** EXERCISE DIRECTIONS **
Your task is to copy every line of this material exactly.

———

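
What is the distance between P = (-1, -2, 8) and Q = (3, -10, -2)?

d = √[(x₂-x₁)² + (y₂-y₁)² + (z₂-z₁)²]
  = √[4² + (-8)² + (-10)²]
  = √[16 + 64 + 100]
  = √180
  ≈ 13.42

13.42


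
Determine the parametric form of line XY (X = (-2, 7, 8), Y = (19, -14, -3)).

Direction vector d = Y - X = (19 + 2, -14 - 7, -3 - 8) = (21, -21, -11)
Parametric form r = X + t·d:
x = -2 + 21t, y = 7 - 21t, z = 8 - 11t

x = -2 + 21t, y = 7 - 21t, z = 8 - 11t


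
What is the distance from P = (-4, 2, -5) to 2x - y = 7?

distance = |a·x₀ + b·y₀ + c·z₀ - d| / √(a² + b² + c²)
  = |2·(-4) + (-1)·2 + 0·(-5) - 7| / √(2² + (-1)² + 0²)
  = |-8 - 2 + 0 - 7| / √(4 + 1 + 0)
  = |-17| / √5
  = 17 / 2.236
  ≈ 7.603

7.603


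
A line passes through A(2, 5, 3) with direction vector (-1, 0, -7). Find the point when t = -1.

P(t) = A + t·d
  = (2 + (-1)·(-1), 5 + 0·(-1), 3 + (-7)·(-1))
  = (2 + 1, 5 + 0, 3 + 7)
  = (3, 5, 10)

(3, 5, 10)


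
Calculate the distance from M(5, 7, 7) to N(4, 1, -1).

d = √[(x₂-x₁)² + (y₂-y₁)² + (z₂-z₁)²]
  = √[(-1)² + (-6)² + (-8)²]
  = √[1 + 36 + 64]
  = √101
  ≈ 10.05

10.05


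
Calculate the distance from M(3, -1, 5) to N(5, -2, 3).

d = √[(x₂-x₁)² + (y₂-y₁)² + (z₂-z₁)²]
  = √[2² + (-1)² + (-2)²]
  = √[4 + 1 + 4]
  = √9
  ≈ 3

3


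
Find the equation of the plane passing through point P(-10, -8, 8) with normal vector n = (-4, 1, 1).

The plane through P with normal n = (a, b, c) satisfies n·(r - P) = 0,
i.e. ax + by + cz = a·x₀ + b·y₀ + c·z₀.
d = (-4)·(-10) + 1·(-8) + 1·8
  = 40 - 8 + 8
  = 40
Equation: -4x + y + z = 40

-4x + y + z = 40


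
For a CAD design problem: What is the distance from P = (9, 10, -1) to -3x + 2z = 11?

distance = |a·x₀ + b·y₀ + c·z₀ - d| / √(a² + b² + c²)
  = |(-3)·9 + 0·10 + 2·(-1) - 11| / √((-3)² + 0² + 2²)
  = |-27 + 0 - 2 - 11| / √(9 + 0 + 4)
  = |-40| / √13
  = 40 / 3.606
  ≈ 11.09

11.09


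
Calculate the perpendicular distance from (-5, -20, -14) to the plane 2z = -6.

distance = |a·x₀ + b·y₀ + c·z₀ - d| / √(a² + b² + c²)
  = |0·(-5) + 0·(-20) + 2·(-14) - (-6)| / √(0² + 0² + 2²)
  = |0 + 0 - 28 + 6| / √(0 + 0 + 4)
  = |-22| / √4
  = 22 / 2
  ≈ 11

11


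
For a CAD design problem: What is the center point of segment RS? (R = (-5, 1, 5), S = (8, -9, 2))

M = ((x₁+x₂)/2, (y₁+y₂)/2, (z₁+z₂)/2)
  = ((-5 + 8)/2, (1 - 9)/2, (5 + 2)/2)
  = (3/2, -8/2, 7/2)
  = (1.5, -4, 3.5)

(1.5, -4, 3.5)


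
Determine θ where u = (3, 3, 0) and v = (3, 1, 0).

u·v = 3·3 + 3·1 + 0·0 = 9 + 3 + 0 = 12
|u| = √(3² + 3² + 0²) = √18 ≈ 4.243
|v| = √(3² + 1² + 0²) = √10 ≈ 3.162
cos θ = (u·v)/(|u||v|) = 12/(4.243·3.162) ≈ 0.8944
θ = arccos(0.8944) ≈ 26.57°

26.57°


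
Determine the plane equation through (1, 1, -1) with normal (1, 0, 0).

The plane through P with normal n = (a, b, c) satisfies n·(r - P) = 0,
i.e. ax + by + cz = a·x₀ + b·y₀ + c·z₀.
d = 1·1 + 0·1 + 0·(-1)
  = 1 + 0 + 0
  = 1
Equation: x = 1

x = 1


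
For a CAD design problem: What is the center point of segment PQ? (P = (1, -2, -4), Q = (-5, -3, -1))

M = ((x₁+x₂)/2, (y₁+y₂)/2, (z₁+z₂)/2)
  = ((1 - 5)/2, (-2 - 3)/2, (-4 - 1)/2)
  = (-4/2, -5/2, -5/2)
  = (-2, -2.5, -2.5)

(-2, -2.5, -2.5)


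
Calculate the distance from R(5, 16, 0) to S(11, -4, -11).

d = √[(x₂-x₁)² + (y₂-y₁)² + (z₂-z₁)²]
  = √[6² + (-20)² + (-11)²]
  = √[36 + 400 + 121]
  = √557
  ≈ 23.6

23.6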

———

** EXERCISE SOLUTION **
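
What is the distance between P = (-1, -2, 8) and Q = (3, -10, -2)?

d = √[(x₂-x₁)² + (y₂-y₁)² + (z₂-z₁)²]
  = √[4² + (-8)² + (-10)²]
  = √[16 + 64 + 100]
  = √180
  ≈ 13.42

13.42


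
Determine the parametric form of line XY (X = (-2, 7, 8), Y = (19, -14, -3)).

Direction vector d = Y - X = (19 + 2, -14 - 7, -3 - 8) = (21, -21, -11)
Parametric form r = X + t·d:
x = -2 + 21t, y = 7 - 21t, z = 8 - 11t

x = -2 + 21t, y = 7 - 21t, z = 8 - 11t


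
What is the distance from P = (-4, 2, -5) to 2x - y = 7?

distance = |a·x₀ + b·y₀ + c·z₀ - d| / √(a² + b² + c²)
  = |2·(-4) + (-1)·2 + 0·(-5) - 7| / √(2² + (-1)² + 0²)
  = |-8 - 2 + 0 - 7| / √(4 + 1 + 0)
  = |-17| / √5
  = 17 / 2.236
  ≈ 7.603

7.603


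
A line passes through A(2, 5, 3) with direction vector (-1, 0, -7). Find the point when t = -1.

P(t) = A + t·d
  = (2 + (-1)·(-1), 5 + 0·(-1), 3 + (-7)·(-1))
  = (2 + 1, 5 + 0, 3 + 7)
  = (3, 5, 10)

(3, 5, 10)


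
Calculate the distance from M(5, 7, 7) to N(4, 1, -1).

d = √[(x₂-x₁)² + (y₂-y₁)² + (z₂-z₁)²]
  = √[(-1)² + (-6)² + (-8)²]
  = √[1 + 36 + 64]
  = √101
  ≈ 10.05

10.05


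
Calculate the distance from M(3, -1, 5) to N(5, -2, 3).

d = √[(x₂-x₁)² + (y₂-y₁)² + (z₂-z₁)²]
  = √[2² + (-1)² + (-2)²]
  = √[4 + 1 + 4]
  = √9
  ≈ 3

3


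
Find the equation of the plane passing through point P(-10, -8, 8) with normal vector n = (-4, 1, 1).

The plane through P with normal n = (a, b, c) satisfies n·(r - P) = 0,
i.e. ax + by + cz = a·x₀ + b·y₀ + c·z₀.
d = (-4)·(-10) + 1·(-8) + 1·8
  = 40 - 8 + 8
  = 40
Equation: -4x + y + z = 40

-4x + y + z = 40


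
For a CAD design problem: What is the distance from P = (9, 10, -1) to -3x + 2z = 11?

distance = |a·x₀ + b·y₀ + c·z₀ - d| / √(a² + b² + c²)
  = |(-3)·9 + 0·10 + 2·(-1) - 11| / √((-3)² + 0² + 2²)
  = |-27 + 0 - 2 - 11| / √(9 + 0 + 4)
  = |-40| / √13
  = 40 / 3.606
  ≈ 11.09

11.09


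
Calculate the perpendicular distance from (-5, -20, -14) to the plane 2z = -6.

distance = |a·x₀ + b·y₀ + c·z₀ - d| / √(a² + b² + c²)
  = |0·(-5) + 0·(-20) + 2·(-14) - (-6)| / √(0² + 0² + 2²)
  = |0 + 0 - 28 + 6| / √(0 + 0 + 4)
  = |-22| / √4
  = 22 / 2
  ≈ 11

11


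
For a CAD design problem: What is the center point of segment RS? (R = (-5, 1, 5), S = (8, -9, 2))

M = ((x₁+x₂)/2, (y₁+y₂)/2, (z₁+z₂)/2)
  = ((-5 + 8)/2, (1 - 9)/2, (5 + 2)/2)
  = (3/2, -8/2, 7/2)
  = (1.5, -4, 3.5)

(1.5, -4, 3.5)


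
Determine θ where u = (3, 3, 0) and v = (3, 1, 0).

u·v = 3·3 + 3·1 + 0·0 = 9 + 3 + 0 = 12
|u| = √(3² + 3² + 0²) = √18 ≈ 4.243
|v| = √(3² + 1² + 0²) = √10 ≈ 3.162
cos θ = (u·v)/(|u||v|) = 12/(4.243·3.162) ≈ 0.8944
θ = arccos(0.8944) ≈ 26.57°

26.57°


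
Determine the plane equation through (1, 1, -1) with normal (1, 0, 0).

The plane through P with normal n = (a, b, c) satisfies n·(r - P) = 0,
i.e. ax + by + cz = a·x₀ + b·y₀ + c·z₀.
d = 1·1 + 0·1 + 0·(-1)
  = 1 + 0 + 0
  = 1
Equation: x = 1

x = 1


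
For a CAD design problem: What is the center point of segment PQ? (P = (1, -2, -4), Q = (-5, -3, -1))

M = ((x₁+x₂)/2, (y₁+y₂)/2, (z₁+z₂)/2)
  = ((1 - 5)/2, (-2 - 3)/2, (-4 - 1)/2)
  = (-4/2, -5/2, -5/2)
  = (-2, -2.5, -2.5)

(-2, -2.5, -2.5)


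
Calculate the distance from R(5, 16, 0) to S(11, -4, -11).

d = √[(x₂-x₁)² + (y₂-y₁)² + (z₂-z₁)²]
  = √[6² + (-20)² + (-11)²]
  = √[36 + 400 + 121]
  = √557
  ≈ 23.6

23.6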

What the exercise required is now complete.